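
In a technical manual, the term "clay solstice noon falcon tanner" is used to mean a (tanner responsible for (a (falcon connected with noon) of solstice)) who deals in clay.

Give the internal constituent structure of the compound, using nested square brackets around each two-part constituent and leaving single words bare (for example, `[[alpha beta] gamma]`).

[clay [[solstice [noon falcon]] tanner]]

At the top level: head "tanner" (specifically "solstice noon falcon tanner"); modifier "clay".
"solstice noon falcon tanner" → head "tanner", modifier "solstice noon falcon".
"solstice noon falcon" → head "falcon" (specifically "noon falcon"), modifier "solstice".
"noon falcon" → head "falcon", modifier "noon".
So the structure is [clay [[solstice [noon falcon]] tanner]].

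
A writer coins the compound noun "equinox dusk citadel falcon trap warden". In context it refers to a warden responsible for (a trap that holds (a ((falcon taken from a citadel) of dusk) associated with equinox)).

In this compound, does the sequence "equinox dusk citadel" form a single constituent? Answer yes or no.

no

The top-level split is [equinox dusk citadel falcon trap] [warden]; the full structure is [[[equinox [dusk [citadel falcon]]] trap] warden].
"equinox dusk citadel" straddles a constituent boundary, so it is not a single unit.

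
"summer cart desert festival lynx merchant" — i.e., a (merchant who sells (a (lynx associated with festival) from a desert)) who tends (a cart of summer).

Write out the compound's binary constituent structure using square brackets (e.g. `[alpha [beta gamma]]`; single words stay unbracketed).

The outermost head in the paraphrase is "merchant" (specifically "desert festival lynx merchant"), modified by "summer cart".
Within "summer cart", the head is "cart" and the modifier is "summer".
Within "desert festival lynx merchant", the head is "merchant" and the modifier is "desert festival lynx".
Within "desert festival lynx", the head is "lynx" (specifically "festival lynx") and the modifier is "desert".
Within "festival lynx", the head is "lynx" and the modifier is "festival".
Assembled: [[summer cart] [[desert [festival lynx]] merchant]].

[[summer cart] [[desert [festival lynx]] merchant]]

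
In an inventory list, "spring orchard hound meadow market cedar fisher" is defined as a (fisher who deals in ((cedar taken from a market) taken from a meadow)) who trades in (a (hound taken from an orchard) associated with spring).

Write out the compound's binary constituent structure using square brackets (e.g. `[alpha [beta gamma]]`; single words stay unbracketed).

The outermost head in the paraphrase is "fisher" (specifically "meadow market cedar fisher"), modified by "spring orchard hound".
Inside "spring orchard hound": head "hound" (specifically "orchard hound"), modifier "spring".
Inside "orchard hound": head "hound", modifier "orchard".
Inside "meadow market cedar fisher": head "fisher", modifier "meadow market cedar".
Inside "meadow market cedar": head "cedar" (specifically "market cedar"), modifier "meadow".
Inside "market cedar": head "cedar", modifier "market".
So the structure is [[spring [orchard hound]] [[meadow [market cedar]] fisher]].

[[spring [orchard hound]] [[meadow [market cedar]] fisher]]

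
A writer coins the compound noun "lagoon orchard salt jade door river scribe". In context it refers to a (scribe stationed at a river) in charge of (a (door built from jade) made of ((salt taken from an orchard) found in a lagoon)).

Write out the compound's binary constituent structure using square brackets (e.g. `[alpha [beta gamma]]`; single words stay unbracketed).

[[[lagoon [orchard salt]] [jade door]] [river scribe]]

The outermost head in the paraphrase is "scribe" (specifically "river scribe"), modified by "lagoon orchard salt jade door".
Within "lagoon orchard salt jade door", the head is "door" (specifically "jade door") and the modifier is "lagoon orchard salt".
Within "lagoon orchard salt", the head is "salt" (specifically "orchard salt") and the modifier is "lagoon".
Within "orchard salt", the head is "salt" and the modifier is "orchard".
Within "jade door", the head is "door" and the modifier is "jade".
Within "river scribe", the head is "scribe" and the modifier is "river".
Putting it together: [[[lagoon [orchard salt]] [jade door]] [river scribe]].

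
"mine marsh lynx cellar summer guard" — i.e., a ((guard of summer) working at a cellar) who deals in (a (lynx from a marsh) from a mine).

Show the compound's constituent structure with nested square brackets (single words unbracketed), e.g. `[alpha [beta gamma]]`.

Whole compound: head "guard" (specifically "cellar summer guard"), modifier "mine marsh lynx".
Within "mine marsh lynx", the head is "lynx" (specifically "marsh lynx") and the modifier is "mine".
Within "marsh lynx", the head is "lynx" and the modifier is "marsh".
Within "cellar summer guard", the head is "guard" (specifically "summer guard") and the modifier is "cellar".
Within "summer guard", the head is "guard" and the modifier is "summer".
Putting it together: [[mine [marsh lynx]] [cellar [summer guard]]].

[[mine [marsh lynx]] [cellar [summer guard]]]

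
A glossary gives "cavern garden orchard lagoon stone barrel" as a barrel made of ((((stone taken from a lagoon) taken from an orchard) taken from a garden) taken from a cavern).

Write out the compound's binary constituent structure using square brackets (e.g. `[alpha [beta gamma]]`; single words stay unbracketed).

[[cavern [garden [orchard [lagoon stone]]]] barrel]

Overall it is a kind of barrel; the modifier is "cavern garden orchard lagoon stone".
Inside "cavern garden orchard lagoon stone": head "stone" (specifically "garden orchard lagoon stone"), modifier "cavern".
Inside "garden orchard lagoon stone": head "stone" (specifically "orchard lagoon stone"), modifier "garden".
Inside "orchard lagoon stone": head "stone" (specifically "lagoon stone"), modifier "orchard".
Inside "lagoon stone": head "stone", modifier "lagoon".
So the structure is [[cavern [garden [orchard [lagoon stone]]]] barrel].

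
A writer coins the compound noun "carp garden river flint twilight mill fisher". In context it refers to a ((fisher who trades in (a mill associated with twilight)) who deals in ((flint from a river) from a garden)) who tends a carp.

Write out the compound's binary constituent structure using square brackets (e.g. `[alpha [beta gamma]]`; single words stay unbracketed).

[carp [[garden [river flint]] [[twilight mill] fisher]]]

Whole compound: head "fisher" (specifically "garden river flint twilight mill fisher"), modifier "carp".
"garden river flint twilight mill fisher" → head "fisher" (specifically "twilight mill fisher"), modifier "garden river flint".
"garden river flint" → head "flint" (specifically "river flint"), modifier "garden".
"river flint" → head "flint", modifier "river".
"twilight mill fisher" → head "fisher", modifier "twilight mill".
"twilight mill" → head "mill", modifier "twilight".
So the structure is [carp [[garden [river flint]] [[twilight mill] fisher]]].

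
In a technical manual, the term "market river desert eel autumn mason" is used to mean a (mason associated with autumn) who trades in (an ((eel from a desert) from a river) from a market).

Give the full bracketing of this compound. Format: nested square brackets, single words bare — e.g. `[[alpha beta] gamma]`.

[[market [river [desert eel]]] [autumn mason]]

The outermost head in the paraphrase is "mason" (specifically "autumn mason"), modified by "market river desert eel".
Within "market river desert eel", the head is "eel" (specifically "river desert eel") and the modifier is "market".
Within "river desert eel", the head is "eel" (specifically "desert eel") and the modifier is "river".
Within "desert eel", the head is "eel" and the modifier is "desert".
Within "autumn mason", the head is "mason" and the modifier is "autumn".
So the structure is [[market [river [desert eel]]] [autumn mason]].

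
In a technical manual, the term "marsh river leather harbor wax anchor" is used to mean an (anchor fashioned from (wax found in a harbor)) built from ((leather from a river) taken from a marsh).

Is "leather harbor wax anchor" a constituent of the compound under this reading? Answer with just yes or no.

no

The top-level split is [marsh river leather] [harbor wax anchor]; the full structure is [[marsh [river leather]] [[harbor wax] anchor]].
"leather harbor wax anchor" straddles a constituent boundary, so it is not a single unit.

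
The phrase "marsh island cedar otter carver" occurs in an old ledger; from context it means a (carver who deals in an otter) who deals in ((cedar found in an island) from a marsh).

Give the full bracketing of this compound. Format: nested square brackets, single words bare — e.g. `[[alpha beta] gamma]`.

[[marsh [island cedar]] [otter carver]]

Overall it is a kind of carver (specifically "otter carver"); the modifier is "marsh island cedar".
Inside "marsh island cedar": head "cedar" (specifically "island cedar"), modifier "marsh".
Inside "island cedar": head "cedar", modifier "island".
Inside "otter carver": head "carver", modifier "otter".
Putting it together: [[marsh [island cedar]] [otter carver]].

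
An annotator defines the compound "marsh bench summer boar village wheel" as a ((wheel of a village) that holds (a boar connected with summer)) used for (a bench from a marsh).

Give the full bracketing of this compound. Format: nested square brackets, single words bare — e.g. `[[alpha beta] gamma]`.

Whole compound: head "wheel" (specifically "summer boar village wheel"), modifier "marsh bench".
Within "marsh bench", the head is "bench" and the modifier is "marsh".
Within "summer boar village wheel", the head is "wheel" (specifically "village wheel") and the modifier is "summer boar".
Within "summer boar", the head is "boar" and the modifier is "summer".
Within "village wheel", the head is "wheel" and the modifier is "village".
Putting it together: [[marsh bench] [[summer boar] [village wheel]]].

[[marsh bench] [[summer boar] [village wheel]]]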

· · · · · · ·

*Problem to solve*: How many lines in the records above contain the word "trades"? Reply with the number and nothing more.

*Response for this exercise*: 3